- **Description of the task**
Transcribe exactly every line from the one containing "Maximize: 9x + 2y" down to the final line of the listing below, including both, and leave out the rest.

* * *

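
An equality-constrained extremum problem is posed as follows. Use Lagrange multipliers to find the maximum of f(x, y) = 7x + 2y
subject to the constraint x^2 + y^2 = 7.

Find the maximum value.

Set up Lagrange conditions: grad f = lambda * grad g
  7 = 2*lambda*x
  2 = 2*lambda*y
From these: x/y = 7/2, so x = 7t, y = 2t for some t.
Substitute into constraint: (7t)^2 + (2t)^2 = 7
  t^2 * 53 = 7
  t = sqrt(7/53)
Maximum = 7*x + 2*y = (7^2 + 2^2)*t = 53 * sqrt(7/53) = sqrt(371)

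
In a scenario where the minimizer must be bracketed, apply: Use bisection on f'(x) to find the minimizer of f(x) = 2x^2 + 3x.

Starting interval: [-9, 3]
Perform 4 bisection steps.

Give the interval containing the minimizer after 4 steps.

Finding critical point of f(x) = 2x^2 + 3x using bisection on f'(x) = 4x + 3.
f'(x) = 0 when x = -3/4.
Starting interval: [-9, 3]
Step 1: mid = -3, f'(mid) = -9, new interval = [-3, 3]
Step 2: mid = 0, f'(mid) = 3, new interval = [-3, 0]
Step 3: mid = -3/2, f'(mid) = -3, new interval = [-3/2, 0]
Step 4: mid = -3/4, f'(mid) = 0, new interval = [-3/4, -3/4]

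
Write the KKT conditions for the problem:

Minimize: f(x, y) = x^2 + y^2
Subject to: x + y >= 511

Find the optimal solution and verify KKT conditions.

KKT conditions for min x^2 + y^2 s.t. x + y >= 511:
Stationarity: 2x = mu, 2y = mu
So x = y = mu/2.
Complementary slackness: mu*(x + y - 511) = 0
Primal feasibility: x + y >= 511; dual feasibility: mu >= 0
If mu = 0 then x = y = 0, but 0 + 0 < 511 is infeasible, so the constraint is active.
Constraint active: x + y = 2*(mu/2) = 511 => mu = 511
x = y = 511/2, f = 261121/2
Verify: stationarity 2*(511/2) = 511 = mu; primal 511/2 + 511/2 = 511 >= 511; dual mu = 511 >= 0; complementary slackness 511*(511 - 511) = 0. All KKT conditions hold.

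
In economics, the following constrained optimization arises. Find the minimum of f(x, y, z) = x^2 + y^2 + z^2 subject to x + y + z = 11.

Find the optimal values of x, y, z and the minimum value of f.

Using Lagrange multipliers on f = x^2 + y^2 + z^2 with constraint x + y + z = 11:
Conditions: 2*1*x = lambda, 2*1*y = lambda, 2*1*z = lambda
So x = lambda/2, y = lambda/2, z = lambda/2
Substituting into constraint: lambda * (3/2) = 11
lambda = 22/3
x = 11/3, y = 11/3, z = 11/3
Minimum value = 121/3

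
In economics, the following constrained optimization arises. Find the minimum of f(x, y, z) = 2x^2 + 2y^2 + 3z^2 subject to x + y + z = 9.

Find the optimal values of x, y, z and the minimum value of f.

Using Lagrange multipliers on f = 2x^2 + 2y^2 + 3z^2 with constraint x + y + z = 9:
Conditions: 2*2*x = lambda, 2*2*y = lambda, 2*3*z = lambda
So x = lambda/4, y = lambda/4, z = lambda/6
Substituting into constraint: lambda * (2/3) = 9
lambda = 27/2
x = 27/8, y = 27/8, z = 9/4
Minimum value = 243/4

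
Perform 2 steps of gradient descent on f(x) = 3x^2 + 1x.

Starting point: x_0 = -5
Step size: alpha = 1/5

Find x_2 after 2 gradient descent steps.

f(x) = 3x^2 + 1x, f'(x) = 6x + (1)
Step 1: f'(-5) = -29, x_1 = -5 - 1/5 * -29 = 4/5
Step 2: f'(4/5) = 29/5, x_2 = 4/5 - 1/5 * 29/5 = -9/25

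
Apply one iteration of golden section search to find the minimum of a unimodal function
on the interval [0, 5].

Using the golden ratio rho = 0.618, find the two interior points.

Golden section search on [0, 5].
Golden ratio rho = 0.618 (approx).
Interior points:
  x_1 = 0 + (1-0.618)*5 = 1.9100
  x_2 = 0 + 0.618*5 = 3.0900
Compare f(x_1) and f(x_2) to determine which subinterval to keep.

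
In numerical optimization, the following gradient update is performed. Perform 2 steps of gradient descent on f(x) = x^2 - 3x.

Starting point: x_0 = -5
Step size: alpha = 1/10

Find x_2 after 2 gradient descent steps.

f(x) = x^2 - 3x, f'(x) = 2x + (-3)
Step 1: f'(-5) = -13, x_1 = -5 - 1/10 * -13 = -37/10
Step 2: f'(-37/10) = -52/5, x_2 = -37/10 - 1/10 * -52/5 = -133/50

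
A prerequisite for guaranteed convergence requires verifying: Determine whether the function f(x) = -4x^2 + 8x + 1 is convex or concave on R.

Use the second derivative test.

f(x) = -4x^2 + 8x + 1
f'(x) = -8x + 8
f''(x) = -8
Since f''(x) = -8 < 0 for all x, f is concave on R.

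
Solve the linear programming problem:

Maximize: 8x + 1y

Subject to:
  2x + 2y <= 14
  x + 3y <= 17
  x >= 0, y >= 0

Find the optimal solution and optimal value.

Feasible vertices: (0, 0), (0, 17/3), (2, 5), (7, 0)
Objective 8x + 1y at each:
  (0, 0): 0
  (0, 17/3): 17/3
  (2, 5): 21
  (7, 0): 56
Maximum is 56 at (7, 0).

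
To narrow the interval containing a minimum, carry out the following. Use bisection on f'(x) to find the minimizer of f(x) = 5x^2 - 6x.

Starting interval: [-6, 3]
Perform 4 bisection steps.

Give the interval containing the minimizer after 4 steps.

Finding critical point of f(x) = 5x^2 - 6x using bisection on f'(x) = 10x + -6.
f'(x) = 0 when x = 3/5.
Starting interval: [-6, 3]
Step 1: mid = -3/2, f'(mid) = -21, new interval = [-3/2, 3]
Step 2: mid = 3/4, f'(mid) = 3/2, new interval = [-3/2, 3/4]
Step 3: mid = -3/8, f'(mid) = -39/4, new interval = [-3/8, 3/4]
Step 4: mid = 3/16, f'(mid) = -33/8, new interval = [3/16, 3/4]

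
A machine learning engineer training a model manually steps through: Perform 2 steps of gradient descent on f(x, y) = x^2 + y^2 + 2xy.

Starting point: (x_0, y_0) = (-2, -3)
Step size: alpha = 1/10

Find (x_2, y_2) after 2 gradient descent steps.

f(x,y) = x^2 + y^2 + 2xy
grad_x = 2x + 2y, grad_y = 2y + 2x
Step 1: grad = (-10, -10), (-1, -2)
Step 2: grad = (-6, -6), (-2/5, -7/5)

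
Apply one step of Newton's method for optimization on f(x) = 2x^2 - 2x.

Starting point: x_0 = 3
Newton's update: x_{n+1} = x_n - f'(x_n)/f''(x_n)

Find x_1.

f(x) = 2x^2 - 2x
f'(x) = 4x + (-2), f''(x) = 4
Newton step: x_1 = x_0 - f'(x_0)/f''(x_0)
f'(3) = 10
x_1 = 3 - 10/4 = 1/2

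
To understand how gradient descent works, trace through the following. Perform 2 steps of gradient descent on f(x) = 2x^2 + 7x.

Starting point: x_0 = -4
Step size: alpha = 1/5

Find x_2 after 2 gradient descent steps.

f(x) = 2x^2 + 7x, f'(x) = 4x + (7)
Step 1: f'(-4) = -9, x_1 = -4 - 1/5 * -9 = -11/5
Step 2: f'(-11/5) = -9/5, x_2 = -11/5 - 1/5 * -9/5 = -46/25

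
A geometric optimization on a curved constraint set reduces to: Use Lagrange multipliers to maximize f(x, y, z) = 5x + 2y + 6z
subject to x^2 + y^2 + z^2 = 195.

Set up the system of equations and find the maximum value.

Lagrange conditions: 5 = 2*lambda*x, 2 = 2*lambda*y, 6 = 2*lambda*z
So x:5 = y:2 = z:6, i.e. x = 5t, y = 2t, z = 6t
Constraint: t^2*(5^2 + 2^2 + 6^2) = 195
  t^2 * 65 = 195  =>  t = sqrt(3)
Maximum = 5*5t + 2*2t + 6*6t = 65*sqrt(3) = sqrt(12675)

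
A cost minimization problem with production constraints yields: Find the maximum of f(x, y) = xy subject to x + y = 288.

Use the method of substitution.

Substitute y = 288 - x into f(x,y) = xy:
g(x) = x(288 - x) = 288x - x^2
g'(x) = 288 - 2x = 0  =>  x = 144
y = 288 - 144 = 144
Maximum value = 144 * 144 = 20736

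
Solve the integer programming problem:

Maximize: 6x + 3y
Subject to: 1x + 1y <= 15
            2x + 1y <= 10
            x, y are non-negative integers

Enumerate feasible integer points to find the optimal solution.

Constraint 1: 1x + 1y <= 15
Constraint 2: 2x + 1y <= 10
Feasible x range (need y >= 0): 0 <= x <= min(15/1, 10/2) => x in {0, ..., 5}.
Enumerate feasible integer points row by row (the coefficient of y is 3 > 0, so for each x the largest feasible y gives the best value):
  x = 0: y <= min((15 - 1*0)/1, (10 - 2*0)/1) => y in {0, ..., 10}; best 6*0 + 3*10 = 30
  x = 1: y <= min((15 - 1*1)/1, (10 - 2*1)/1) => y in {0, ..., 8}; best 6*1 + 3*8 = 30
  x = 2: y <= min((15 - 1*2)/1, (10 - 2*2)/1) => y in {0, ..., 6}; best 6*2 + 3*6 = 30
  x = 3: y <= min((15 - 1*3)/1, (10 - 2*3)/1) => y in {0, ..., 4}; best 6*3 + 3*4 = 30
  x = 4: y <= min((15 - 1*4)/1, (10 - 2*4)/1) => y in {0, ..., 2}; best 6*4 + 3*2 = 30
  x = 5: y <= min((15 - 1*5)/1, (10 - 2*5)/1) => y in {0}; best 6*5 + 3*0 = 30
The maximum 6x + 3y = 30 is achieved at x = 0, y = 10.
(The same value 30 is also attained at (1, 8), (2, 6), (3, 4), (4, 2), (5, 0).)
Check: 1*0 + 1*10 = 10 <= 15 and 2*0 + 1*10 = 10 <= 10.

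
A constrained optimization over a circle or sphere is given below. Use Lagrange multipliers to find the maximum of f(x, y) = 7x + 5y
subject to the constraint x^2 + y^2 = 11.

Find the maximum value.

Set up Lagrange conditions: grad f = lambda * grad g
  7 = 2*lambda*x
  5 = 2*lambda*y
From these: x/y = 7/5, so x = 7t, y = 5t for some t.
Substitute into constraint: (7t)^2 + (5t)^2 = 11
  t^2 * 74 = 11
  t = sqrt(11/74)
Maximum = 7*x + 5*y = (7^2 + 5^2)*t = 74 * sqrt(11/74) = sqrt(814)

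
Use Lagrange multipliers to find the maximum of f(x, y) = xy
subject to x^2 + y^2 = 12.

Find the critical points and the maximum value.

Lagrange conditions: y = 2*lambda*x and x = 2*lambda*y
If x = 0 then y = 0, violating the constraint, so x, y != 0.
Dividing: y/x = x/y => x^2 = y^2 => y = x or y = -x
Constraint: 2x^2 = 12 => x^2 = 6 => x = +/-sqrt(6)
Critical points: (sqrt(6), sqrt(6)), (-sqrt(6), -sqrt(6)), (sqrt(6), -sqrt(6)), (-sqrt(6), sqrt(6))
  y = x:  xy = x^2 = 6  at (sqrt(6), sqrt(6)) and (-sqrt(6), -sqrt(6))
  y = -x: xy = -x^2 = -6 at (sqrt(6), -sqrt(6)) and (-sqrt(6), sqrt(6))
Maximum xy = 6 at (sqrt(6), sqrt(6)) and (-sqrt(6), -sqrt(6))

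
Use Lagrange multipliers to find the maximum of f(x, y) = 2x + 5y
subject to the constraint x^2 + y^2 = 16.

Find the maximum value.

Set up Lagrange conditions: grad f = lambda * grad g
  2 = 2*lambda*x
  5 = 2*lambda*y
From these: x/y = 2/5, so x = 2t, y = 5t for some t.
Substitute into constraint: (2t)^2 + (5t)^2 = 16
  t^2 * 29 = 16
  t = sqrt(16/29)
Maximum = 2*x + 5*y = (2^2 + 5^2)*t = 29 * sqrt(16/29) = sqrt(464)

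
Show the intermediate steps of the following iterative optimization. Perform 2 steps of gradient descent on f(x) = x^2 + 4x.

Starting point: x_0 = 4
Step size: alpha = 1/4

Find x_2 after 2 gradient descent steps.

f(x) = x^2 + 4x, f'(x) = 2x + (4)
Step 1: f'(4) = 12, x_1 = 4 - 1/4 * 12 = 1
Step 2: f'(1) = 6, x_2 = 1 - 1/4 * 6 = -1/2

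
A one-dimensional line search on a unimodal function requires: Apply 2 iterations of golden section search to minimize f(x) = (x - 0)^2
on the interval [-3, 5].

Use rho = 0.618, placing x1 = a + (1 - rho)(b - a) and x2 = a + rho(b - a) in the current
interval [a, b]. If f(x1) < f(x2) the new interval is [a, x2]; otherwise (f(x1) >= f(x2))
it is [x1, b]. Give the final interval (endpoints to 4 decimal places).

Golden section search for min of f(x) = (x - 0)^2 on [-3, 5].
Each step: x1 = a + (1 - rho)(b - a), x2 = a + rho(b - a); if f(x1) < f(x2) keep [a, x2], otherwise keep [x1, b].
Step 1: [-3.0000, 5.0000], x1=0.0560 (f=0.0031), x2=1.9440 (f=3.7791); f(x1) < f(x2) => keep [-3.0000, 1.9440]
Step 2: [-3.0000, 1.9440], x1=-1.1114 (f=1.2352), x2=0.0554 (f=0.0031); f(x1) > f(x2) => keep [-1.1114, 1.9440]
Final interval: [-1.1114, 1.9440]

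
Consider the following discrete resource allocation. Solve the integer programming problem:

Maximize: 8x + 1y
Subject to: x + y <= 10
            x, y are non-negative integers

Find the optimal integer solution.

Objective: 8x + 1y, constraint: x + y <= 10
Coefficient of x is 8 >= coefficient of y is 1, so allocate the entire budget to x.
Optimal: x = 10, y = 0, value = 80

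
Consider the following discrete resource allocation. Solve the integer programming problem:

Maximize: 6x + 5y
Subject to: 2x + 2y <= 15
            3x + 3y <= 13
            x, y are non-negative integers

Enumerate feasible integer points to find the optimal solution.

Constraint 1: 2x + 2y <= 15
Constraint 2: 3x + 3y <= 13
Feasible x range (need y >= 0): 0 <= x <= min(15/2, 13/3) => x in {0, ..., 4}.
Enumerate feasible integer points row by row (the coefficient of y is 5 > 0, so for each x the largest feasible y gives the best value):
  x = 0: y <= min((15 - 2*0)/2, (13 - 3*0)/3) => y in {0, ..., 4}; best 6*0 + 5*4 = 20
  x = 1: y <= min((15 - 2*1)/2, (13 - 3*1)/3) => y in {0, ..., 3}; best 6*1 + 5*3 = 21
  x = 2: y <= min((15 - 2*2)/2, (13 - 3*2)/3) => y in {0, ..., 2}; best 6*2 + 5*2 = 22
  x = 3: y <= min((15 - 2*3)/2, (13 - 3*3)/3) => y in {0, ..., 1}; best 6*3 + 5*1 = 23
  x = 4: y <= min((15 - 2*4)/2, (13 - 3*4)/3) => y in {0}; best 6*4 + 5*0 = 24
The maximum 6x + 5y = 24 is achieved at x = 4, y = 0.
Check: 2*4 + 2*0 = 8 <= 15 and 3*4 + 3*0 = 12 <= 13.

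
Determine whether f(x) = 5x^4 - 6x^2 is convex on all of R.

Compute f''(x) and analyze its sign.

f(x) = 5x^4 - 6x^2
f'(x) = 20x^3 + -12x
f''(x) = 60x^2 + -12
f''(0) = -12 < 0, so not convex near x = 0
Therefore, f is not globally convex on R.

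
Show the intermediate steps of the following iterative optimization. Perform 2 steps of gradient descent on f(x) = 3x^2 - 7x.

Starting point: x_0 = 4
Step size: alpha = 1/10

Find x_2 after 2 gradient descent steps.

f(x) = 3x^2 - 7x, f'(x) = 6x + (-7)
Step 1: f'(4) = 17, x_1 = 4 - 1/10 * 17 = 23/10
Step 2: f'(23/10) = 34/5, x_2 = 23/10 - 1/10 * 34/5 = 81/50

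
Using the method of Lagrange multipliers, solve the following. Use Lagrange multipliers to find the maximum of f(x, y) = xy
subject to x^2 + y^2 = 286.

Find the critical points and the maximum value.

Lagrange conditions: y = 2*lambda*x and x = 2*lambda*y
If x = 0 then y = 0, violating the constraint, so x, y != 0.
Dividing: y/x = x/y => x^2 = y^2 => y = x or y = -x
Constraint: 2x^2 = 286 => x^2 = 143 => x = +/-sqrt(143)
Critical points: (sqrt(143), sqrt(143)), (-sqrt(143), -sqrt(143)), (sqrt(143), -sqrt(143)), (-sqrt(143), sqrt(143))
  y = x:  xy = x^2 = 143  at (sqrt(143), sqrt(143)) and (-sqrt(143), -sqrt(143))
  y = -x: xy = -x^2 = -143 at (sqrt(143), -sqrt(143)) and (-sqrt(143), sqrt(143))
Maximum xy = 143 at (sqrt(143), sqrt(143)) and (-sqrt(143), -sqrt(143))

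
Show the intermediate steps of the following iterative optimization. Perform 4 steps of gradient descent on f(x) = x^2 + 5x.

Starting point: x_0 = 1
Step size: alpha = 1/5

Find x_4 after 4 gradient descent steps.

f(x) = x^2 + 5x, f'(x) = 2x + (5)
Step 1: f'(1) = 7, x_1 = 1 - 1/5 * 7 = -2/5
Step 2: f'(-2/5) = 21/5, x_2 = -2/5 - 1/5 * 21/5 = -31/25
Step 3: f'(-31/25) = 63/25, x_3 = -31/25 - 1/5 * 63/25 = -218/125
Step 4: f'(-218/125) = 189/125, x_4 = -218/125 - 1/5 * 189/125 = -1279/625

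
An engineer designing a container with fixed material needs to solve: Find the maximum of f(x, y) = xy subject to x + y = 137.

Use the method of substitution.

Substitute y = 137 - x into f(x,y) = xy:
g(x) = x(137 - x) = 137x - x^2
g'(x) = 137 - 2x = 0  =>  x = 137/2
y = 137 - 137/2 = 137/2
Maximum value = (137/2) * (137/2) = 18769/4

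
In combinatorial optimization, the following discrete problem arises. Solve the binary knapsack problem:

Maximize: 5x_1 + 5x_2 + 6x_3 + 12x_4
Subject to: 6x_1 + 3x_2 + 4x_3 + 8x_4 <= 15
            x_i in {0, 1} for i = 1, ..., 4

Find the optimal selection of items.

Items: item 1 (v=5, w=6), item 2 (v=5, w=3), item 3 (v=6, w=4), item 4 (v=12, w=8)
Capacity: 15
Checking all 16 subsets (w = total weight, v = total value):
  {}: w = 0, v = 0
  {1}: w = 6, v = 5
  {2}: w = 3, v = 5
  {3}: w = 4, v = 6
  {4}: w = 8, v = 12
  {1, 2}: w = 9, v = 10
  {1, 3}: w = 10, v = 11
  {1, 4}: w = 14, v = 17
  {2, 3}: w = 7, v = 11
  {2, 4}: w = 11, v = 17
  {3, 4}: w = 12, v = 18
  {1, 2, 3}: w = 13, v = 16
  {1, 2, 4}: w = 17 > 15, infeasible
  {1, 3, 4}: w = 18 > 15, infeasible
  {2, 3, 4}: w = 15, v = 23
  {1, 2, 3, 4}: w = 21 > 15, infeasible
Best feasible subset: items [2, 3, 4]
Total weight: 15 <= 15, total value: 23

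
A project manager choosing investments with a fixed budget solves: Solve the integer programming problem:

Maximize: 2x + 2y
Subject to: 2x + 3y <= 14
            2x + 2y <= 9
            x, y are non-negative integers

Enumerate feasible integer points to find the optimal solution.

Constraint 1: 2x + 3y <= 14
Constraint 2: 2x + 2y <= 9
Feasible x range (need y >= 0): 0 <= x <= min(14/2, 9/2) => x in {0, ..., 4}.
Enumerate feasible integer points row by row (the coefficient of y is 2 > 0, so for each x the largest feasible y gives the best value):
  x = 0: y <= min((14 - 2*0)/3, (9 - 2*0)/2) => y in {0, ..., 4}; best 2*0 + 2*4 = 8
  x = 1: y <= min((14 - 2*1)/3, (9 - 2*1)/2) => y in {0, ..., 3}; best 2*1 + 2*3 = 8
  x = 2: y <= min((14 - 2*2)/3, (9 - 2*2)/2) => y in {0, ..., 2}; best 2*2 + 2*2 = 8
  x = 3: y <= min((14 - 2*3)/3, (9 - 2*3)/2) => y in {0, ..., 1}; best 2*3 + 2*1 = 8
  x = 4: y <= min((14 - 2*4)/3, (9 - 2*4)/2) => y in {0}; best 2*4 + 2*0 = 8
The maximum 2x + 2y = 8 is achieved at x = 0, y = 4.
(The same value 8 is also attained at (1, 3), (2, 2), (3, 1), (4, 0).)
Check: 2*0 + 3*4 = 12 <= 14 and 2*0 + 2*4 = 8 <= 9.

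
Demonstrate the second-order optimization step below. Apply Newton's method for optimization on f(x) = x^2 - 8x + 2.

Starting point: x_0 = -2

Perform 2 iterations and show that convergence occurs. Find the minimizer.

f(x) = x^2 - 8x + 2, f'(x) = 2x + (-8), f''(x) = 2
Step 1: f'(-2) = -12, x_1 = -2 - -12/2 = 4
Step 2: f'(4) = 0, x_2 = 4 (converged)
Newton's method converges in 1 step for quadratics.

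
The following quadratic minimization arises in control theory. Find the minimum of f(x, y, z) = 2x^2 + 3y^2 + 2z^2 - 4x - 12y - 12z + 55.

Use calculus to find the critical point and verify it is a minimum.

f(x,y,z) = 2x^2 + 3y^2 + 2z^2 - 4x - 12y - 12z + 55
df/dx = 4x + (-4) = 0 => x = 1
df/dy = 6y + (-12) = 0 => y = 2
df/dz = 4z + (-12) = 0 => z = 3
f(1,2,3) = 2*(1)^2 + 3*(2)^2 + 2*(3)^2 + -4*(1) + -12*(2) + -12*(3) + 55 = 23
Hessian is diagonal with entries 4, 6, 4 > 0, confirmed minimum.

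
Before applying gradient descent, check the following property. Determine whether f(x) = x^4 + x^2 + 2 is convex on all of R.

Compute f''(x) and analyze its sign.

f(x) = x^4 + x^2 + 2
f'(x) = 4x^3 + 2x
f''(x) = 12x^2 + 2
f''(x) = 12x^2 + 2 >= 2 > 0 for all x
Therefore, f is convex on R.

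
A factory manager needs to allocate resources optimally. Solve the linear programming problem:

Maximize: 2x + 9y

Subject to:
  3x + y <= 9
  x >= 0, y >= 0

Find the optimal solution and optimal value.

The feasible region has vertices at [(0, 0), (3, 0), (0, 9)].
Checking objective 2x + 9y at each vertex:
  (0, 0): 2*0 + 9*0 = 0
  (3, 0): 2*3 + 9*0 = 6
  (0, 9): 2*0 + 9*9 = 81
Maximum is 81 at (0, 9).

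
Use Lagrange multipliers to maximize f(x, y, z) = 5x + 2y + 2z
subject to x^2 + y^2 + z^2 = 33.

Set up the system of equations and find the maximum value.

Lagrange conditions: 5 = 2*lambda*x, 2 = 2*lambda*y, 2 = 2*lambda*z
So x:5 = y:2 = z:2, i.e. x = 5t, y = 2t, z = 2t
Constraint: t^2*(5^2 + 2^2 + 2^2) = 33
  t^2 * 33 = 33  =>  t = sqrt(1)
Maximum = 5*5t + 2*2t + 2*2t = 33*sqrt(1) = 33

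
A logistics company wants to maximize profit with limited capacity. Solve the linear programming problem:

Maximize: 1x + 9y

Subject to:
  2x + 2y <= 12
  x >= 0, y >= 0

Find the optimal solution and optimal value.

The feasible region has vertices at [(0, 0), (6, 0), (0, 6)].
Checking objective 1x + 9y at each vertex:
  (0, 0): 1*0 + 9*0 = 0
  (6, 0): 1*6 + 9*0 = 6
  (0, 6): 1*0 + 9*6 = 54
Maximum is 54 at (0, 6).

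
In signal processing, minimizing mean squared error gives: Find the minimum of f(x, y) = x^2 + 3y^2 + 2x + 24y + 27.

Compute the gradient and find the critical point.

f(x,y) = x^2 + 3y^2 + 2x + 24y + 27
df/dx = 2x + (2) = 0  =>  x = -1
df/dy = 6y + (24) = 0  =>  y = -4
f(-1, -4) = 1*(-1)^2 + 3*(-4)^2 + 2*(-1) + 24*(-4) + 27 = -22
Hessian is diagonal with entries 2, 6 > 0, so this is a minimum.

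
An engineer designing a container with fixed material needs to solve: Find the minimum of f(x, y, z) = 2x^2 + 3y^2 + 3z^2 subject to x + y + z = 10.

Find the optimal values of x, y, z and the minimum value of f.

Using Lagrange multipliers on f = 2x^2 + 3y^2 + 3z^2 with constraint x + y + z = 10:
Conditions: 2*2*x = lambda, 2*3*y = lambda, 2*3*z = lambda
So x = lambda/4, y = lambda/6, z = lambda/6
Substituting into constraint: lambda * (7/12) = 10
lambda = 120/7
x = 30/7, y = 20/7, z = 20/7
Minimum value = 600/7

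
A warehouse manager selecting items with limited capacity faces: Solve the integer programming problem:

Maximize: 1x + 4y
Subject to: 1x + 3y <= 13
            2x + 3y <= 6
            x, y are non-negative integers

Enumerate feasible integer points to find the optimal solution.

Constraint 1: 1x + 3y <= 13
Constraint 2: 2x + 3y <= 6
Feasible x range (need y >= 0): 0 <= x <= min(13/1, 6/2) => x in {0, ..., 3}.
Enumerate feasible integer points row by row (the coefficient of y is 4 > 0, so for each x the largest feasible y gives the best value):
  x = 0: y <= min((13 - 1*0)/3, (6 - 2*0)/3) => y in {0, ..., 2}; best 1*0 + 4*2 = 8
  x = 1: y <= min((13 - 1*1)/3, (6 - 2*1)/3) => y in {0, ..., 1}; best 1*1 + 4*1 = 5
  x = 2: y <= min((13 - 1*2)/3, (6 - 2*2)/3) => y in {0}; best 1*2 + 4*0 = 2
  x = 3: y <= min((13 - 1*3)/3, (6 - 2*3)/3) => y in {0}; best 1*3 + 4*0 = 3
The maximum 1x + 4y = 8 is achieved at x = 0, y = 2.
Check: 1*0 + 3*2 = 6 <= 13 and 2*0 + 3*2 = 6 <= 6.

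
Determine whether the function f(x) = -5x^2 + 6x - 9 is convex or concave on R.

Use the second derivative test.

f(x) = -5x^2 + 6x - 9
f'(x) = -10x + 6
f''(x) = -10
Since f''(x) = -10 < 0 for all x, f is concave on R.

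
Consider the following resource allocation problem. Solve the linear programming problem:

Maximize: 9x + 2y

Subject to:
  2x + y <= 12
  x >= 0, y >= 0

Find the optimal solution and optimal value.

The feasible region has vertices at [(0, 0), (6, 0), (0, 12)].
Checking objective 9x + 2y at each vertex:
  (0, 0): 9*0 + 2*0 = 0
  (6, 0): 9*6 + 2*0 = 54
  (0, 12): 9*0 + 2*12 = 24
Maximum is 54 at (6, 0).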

* * *

- **Task response**
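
Maximize: 9x + 2y

Subject to:
  2x + y <= 12
  x >= 0, y >= 0

Find the optimal solution and optimal value.

The feasible region has vertices at [(0, 0), (6, 0), (0, 12)].
Checking objective 9x + 2y at each vertex:
  (0, 0): 9*0 + 2*0 = 0
  (6, 0): 9*6 + 2*0 = 54
  (0, 12): 9*0 + 2*12 = 24
Maximum is 54 at (6, 0).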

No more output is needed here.